◆ WHAT IS EXPECTED: Nothing outside the stretch is wanted. Repeat exactly the lines of the listing below from the one that contains "Caltrix Disclosure Regulations" through the one that contains "(a) the baseline figure is under", both ends included.

◆ AVAILABLE DATA:

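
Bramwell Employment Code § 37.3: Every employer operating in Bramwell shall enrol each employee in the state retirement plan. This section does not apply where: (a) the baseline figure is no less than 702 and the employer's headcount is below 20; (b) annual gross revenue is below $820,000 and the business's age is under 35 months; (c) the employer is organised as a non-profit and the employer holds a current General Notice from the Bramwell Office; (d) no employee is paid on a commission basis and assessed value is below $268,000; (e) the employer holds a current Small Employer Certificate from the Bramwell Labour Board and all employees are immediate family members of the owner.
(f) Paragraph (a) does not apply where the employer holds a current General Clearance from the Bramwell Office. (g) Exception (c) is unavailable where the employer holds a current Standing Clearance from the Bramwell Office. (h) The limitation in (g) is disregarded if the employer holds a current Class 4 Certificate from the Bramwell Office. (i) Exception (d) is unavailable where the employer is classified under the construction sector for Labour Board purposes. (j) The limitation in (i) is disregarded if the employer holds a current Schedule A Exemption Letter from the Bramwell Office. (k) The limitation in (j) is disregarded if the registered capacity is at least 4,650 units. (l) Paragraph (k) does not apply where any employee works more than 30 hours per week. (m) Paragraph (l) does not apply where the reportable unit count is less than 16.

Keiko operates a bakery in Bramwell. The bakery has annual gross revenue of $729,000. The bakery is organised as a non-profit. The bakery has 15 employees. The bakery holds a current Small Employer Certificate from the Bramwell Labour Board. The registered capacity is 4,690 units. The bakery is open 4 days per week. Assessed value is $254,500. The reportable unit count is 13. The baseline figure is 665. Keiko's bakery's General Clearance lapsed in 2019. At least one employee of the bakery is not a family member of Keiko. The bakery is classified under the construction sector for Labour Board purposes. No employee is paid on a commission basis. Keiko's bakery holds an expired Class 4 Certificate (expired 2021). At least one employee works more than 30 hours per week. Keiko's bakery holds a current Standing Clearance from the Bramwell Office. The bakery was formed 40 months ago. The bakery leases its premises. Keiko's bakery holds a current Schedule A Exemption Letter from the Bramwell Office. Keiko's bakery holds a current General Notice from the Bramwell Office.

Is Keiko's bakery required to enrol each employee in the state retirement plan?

Yes — Keiko's bakery must enrol each employee in the state retirement plan.

Exception (a) requires that the baseline figure is no less than 702; but the baseline figure is 665, short of 702, so (a) is unavailable.
Exception (b) does not apply: the business's age is 40 months, not under 35 months.
Exception (c): the employer is a non-profit; a current General Notice is held — every condition holds. Turning to paragraphs (g)–(h): (g) operates against (c): a current Standing Clearance is held. (h), which would lift (g), is inapplicable — no current Class 4 Certificate is held. So (c) is unavailable.
Exception (d) is satisfied on its face — no employee is paid on commission; assessed value is $254,500, below the $268,000 limit. But applying paragraphs (i)–(m): (i) is triggered — the bakery is classified under the construction sector. (j) would limit (i) — a current Schedule A Exemption Letter is held — but (k) sets (j) aside: (k) is triggered — the registered capacity is 4,690 units, meeting the 4,650 units threshold. (l) would limit (k) — at least one employee exceeds 30 hours/week — but (m) sets (l) aside: (m) operates against (l): the reportable unit count is 13, less than the 16 limit. So (d) is unavailable.
Exception (e) does not apply: at least one employee is not a family member.
No exception is made out. Keiko's bakery falls within the general rule.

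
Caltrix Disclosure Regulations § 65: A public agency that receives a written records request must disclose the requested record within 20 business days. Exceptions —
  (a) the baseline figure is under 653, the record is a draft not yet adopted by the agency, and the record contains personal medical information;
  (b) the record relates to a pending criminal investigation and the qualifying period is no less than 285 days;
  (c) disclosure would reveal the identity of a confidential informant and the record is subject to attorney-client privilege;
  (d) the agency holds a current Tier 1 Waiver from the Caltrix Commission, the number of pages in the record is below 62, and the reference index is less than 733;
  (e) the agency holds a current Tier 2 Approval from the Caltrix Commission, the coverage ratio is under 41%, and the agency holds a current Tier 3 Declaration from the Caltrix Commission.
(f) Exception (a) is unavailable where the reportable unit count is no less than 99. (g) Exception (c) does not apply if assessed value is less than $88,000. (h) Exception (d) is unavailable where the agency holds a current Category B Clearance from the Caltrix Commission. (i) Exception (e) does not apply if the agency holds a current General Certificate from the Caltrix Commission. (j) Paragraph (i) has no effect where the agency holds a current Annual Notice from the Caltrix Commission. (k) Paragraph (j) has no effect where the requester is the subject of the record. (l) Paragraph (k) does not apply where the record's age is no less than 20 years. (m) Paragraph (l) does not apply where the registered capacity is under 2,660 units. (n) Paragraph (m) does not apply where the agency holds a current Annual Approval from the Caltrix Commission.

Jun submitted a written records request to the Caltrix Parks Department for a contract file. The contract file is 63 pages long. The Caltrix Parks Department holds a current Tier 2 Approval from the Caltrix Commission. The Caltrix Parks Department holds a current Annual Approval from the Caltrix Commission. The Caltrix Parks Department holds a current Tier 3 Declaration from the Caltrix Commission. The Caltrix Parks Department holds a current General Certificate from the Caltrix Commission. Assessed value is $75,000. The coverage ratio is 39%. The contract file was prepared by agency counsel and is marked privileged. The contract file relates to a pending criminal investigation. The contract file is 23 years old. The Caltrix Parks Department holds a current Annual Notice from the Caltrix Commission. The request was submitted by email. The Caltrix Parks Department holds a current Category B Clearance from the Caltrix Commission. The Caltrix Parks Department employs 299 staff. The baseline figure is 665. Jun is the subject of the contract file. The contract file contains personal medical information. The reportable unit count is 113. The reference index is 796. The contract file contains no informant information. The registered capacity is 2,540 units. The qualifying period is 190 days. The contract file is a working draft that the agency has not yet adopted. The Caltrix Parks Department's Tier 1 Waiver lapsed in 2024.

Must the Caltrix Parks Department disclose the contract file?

Exception (a) fails — the baseline figure is 665, not under 653.
Exception (b) does not apply: the qualifying period is 190 days, short of 285 days.
Exception (c) does not apply: the contract file contains no informant information.
Exception (d) requires that the agency holds a current Tier 1 Waiver from the Caltrix Commission; but there is no Tier 1 Waiver in force, so (d) is unavailable.
Exception (e): a current Tier 2 Approval is held; the coverage ratio is 39%, under the 41% limit; a current Tier 3 Declaration is held — every condition holds. Considering the limiting provisions: (i) would limit (e) — a current General Certificate is held — but (j) sets (i) aside: (j) operates against (i): a current Annual Notice is held. (k) would limit (j) — Jun is the subject of the contract file — but (l) sets (k) aside: (l) is triggered — the record's age is 23 years, meeting the 20 years threshold. (m) operates (the registered capacity is 2,540 units, under the 2,660 units limit), but is set aside by (n): (n) operates — a current Annual Approval is held. (e) remains available.

No — exception (e) applies; the Caltrix Parks Department is not required to disclose the contract file.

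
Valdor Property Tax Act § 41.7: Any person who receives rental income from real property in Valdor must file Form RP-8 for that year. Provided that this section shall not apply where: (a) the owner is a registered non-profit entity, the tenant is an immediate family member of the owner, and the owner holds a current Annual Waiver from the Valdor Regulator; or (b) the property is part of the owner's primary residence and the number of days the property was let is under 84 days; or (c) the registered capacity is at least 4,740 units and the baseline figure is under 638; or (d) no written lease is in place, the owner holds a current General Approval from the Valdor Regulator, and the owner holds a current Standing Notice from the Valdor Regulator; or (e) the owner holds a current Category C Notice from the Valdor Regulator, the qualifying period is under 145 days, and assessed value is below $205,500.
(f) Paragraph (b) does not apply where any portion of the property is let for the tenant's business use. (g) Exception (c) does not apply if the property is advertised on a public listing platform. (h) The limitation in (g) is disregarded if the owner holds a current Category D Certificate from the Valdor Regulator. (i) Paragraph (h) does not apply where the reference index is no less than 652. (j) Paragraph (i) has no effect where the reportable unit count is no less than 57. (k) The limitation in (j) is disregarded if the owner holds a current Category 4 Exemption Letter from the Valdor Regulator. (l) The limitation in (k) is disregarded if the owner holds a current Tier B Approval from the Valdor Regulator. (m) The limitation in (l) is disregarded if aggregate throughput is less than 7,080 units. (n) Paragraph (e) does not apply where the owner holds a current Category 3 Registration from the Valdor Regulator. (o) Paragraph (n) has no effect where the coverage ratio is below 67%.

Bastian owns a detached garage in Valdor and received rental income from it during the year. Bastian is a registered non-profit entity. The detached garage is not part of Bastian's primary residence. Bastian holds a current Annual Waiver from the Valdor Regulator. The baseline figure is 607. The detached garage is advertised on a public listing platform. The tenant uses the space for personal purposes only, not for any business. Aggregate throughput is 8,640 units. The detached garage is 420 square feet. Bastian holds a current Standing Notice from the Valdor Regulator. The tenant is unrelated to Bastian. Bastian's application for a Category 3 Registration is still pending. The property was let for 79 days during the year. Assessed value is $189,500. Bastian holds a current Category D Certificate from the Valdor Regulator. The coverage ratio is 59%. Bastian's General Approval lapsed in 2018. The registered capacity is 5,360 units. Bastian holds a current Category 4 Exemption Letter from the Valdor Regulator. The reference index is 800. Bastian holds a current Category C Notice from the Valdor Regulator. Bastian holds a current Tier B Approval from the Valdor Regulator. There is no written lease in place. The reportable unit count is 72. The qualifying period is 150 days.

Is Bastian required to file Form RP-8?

No — exception (c) applies; Bastian is not required to file Form RP-8.

Exception (a) does not apply: the tenant is unrelated to the owner.
Exception (b) requires that the property is part of the owner's primary residence; but the detached garage is not part of the primary residence, so (b) is unavailable.
Exception (c): the registered capacity is 5,360 units, meeting the 4,740 units threshold; the baseline figure is 607, under the 638 limit — every condition holds. Applying paragraphs (g)–(m): (g) operates (the property is publicly advertised), but is itself disapplied by (h): (h) operates against (g): a current Category D Certificate is held. (i) is engaged (the reference index is 800, meeting the 652 threshold), but is displaced by (j): (j) operates — the reportable unit count is 72, meeting the 57 threshold. (k) applies (a current Category 4 Exemption Letter is held), but is set aside by (l): (l) is triggered — a current Tier B Approval is held. (m) is inapplicable (aggregate throughput is 8,640 units, not less than 7,080 units), so (l) stands. So (c) applies.
Exception (d) does not apply: the General Approval is not current.
Exception (e) fails — the qualifying period is 150 days, not under 145 days.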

◆ PROBLEM SOLUTION:
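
Caltrix Disclosure Regulations § 65: A public agency that receives a written records request must disclose the requested record within 20 business days. Exceptions —
  (a) the baseline figure is under 653, the record is a draft not yet adopted by the agency, and the record contains personal medical information;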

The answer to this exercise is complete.